Task goal: Return every line from the one with "frobenius_norm(v) = 9.56" through the one with "u = [[-10.95, 3.12], [-6.17, -6.53]]", inclusive, exactly as it appears below.

Information shown:
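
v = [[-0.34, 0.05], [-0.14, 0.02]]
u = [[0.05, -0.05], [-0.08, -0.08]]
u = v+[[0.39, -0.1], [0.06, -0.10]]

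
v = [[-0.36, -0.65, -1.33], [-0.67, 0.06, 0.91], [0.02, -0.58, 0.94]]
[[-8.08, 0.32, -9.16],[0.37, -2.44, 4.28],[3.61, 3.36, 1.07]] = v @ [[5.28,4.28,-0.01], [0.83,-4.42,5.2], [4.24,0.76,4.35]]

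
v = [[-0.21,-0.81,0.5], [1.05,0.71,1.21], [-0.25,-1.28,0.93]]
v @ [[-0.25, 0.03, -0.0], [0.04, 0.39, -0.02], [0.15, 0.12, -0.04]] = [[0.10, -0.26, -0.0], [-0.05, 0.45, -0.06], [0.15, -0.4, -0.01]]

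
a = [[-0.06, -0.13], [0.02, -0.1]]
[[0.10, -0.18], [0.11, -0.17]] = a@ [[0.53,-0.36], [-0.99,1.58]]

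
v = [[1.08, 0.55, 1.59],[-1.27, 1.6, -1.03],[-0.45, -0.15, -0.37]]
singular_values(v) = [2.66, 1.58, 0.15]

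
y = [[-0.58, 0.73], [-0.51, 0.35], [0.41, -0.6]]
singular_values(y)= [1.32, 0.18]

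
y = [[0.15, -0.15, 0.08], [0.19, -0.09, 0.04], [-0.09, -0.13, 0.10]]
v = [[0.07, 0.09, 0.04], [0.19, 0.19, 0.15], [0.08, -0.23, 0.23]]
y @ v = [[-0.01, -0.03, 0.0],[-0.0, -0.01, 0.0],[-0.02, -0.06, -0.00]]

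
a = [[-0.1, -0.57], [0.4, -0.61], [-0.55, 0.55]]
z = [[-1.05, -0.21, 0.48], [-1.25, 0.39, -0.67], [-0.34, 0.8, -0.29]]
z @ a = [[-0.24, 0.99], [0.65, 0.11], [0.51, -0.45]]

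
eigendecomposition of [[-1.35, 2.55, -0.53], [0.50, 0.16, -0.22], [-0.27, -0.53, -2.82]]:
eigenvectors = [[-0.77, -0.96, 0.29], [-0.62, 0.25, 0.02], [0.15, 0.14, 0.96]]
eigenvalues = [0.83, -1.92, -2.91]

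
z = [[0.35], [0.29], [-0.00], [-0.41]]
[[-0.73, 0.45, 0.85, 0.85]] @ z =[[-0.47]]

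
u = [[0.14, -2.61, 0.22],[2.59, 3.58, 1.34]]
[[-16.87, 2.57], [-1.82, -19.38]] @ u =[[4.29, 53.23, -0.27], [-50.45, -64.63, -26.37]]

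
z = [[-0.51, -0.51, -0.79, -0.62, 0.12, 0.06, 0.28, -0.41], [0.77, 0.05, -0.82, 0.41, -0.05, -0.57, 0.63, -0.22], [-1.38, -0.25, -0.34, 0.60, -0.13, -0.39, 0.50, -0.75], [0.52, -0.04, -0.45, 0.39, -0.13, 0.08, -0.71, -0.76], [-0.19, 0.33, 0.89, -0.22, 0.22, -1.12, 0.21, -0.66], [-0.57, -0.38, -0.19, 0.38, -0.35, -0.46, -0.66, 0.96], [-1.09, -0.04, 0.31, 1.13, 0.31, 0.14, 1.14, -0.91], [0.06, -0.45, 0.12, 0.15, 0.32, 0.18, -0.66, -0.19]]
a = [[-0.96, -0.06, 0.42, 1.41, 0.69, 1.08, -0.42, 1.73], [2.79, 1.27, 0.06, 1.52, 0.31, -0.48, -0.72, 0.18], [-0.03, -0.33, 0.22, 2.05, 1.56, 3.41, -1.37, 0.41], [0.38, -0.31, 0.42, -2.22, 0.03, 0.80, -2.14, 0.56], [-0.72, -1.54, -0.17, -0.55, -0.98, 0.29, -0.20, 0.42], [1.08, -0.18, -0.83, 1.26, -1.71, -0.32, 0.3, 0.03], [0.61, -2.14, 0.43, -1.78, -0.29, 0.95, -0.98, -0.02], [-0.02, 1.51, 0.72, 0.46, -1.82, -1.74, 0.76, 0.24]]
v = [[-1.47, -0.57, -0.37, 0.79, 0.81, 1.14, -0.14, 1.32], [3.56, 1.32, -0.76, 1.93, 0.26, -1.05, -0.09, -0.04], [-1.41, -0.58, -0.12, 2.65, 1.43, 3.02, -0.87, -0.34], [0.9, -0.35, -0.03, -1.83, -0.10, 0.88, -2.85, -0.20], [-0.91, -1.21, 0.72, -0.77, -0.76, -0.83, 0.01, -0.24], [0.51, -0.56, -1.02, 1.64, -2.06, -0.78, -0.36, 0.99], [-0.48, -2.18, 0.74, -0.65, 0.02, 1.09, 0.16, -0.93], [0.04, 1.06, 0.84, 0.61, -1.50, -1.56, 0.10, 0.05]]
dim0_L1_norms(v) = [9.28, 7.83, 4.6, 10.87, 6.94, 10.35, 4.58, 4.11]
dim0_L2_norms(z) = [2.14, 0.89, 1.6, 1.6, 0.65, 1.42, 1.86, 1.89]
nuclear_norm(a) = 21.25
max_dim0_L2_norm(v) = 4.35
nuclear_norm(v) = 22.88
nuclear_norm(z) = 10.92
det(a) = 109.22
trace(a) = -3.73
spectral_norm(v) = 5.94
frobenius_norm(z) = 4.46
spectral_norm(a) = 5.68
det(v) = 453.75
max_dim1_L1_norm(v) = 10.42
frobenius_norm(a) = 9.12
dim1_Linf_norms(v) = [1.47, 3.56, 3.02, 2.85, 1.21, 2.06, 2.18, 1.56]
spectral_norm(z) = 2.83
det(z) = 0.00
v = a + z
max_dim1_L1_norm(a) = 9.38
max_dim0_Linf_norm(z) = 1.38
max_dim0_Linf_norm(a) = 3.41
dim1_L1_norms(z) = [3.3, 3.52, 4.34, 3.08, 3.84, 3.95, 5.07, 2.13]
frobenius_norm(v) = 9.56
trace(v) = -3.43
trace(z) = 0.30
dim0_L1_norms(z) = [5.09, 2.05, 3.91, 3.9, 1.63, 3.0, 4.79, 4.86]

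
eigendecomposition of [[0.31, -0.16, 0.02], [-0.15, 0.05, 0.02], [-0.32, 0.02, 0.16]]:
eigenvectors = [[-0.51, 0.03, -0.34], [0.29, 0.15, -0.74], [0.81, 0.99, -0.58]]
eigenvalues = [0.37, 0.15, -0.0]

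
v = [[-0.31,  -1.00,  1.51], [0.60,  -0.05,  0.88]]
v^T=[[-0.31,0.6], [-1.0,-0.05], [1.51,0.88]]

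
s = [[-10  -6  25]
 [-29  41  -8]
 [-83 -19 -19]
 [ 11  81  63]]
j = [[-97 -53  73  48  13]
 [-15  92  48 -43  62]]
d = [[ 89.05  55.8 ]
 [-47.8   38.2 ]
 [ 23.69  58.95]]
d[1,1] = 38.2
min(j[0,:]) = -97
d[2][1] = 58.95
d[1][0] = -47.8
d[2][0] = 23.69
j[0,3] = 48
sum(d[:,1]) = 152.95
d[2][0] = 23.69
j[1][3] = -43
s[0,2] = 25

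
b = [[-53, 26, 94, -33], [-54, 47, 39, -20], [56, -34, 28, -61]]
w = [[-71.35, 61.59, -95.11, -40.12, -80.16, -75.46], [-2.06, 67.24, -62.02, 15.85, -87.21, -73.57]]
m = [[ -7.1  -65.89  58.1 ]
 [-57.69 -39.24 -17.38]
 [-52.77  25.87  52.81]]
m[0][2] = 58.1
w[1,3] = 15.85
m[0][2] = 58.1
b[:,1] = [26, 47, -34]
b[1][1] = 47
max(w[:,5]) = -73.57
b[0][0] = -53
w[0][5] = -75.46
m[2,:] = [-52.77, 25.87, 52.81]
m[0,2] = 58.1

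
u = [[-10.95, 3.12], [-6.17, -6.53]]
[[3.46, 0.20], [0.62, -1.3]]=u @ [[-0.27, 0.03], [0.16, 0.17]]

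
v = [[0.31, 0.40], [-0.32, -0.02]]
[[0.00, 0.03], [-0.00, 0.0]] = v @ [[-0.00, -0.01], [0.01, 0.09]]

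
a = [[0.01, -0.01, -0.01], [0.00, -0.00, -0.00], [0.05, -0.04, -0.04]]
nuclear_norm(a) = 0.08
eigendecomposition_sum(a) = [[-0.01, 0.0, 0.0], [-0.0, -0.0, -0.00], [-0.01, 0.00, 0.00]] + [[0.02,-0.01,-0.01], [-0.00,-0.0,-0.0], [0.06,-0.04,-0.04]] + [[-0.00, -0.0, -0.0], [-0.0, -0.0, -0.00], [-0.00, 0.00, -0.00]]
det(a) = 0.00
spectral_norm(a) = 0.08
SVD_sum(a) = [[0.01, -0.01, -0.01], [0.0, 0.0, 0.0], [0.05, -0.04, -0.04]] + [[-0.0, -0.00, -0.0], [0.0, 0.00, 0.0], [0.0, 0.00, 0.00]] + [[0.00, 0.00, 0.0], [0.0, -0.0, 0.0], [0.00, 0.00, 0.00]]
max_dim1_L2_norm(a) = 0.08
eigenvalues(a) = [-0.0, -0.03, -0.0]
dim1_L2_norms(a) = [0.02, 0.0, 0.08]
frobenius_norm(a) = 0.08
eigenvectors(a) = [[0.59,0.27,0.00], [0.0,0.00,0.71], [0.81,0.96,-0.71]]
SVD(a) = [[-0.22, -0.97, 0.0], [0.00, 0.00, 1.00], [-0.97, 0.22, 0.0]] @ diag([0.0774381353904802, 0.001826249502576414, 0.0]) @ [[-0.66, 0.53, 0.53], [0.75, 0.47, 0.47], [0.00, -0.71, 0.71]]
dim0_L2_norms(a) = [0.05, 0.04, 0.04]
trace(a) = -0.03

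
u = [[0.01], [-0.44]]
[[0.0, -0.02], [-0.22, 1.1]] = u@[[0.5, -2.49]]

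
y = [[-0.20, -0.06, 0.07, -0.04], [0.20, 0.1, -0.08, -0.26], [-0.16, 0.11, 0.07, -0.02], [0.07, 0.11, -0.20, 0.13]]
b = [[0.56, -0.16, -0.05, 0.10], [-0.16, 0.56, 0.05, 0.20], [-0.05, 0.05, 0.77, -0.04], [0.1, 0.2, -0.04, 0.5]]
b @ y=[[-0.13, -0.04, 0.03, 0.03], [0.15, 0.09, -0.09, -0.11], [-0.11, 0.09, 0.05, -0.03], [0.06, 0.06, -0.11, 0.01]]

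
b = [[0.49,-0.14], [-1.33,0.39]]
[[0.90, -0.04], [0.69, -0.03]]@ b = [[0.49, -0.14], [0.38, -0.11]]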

Solved problem:
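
frobenius_norm(v) = 9.56
trace(v) = -3.43
trace(z) = 0.30
dim0_L1_norms(z) = [5.09, 2.05, 3.91, 3.9, 1.63, 3.0, 4.79, 4.86]

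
eigendecomposition of [[0.31, -0.16, 0.02], [-0.15, 0.05, 0.02], [-0.32, 0.02, 0.16]]:
eigenvectors = [[-0.51, 0.03, -0.34], [0.29, 0.15, -0.74], [0.81, 0.99, -0.58]]
eigenvalues = [0.37, 0.15, -0.0]

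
v = [[-0.31,  -1.00,  1.51], [0.60,  -0.05,  0.88]]
v^T=[[-0.31,0.6], [-1.0,-0.05], [1.51,0.88]]

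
s = [[-10  -6  25]
 [-29  41  -8]
 [-83 -19 -19]
 [ 11  81  63]]
j = [[-97 -53  73  48  13]
 [-15  92  48 -43  62]]
d = [[ 89.05  55.8 ]
 [-47.8   38.2 ]
 [ 23.69  58.95]]
d[1,1] = 38.2
min(j[0,:]) = -97
d[2][1] = 58.95
d[1][0] = -47.8
d[2][0] = 23.69
j[0,3] = 48
sum(d[:,1]) = 152.95
d[2][0] = 23.69
j[1][3] = -43
s[0,2] = 25

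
b = [[-53, 26, 94, -33], [-54, 47, 39, -20], [56, -34, 28, -61]]
w = [[-71.35, 61.59, -95.11, -40.12, -80.16, -75.46], [-2.06, 67.24, -62.02, 15.85, -87.21, -73.57]]
m = [[ -7.1  -65.89  58.1 ]
 [-57.69 -39.24 -17.38]
 [-52.77  25.87  52.81]]
m[0][2] = 58.1
w[1,3] = 15.85
m[0][2] = 58.1
b[:,1] = [26, 47, -34]
b[1][1] = 47
max(w[:,5]) = -73.57
b[0][0] = -53
w[0][5] = -75.46
m[2,:] = [-52.77, 25.87, 52.81]
m[0,2] = 58.1

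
u = [[-10.95, 3.12], [-6.17, -6.53]]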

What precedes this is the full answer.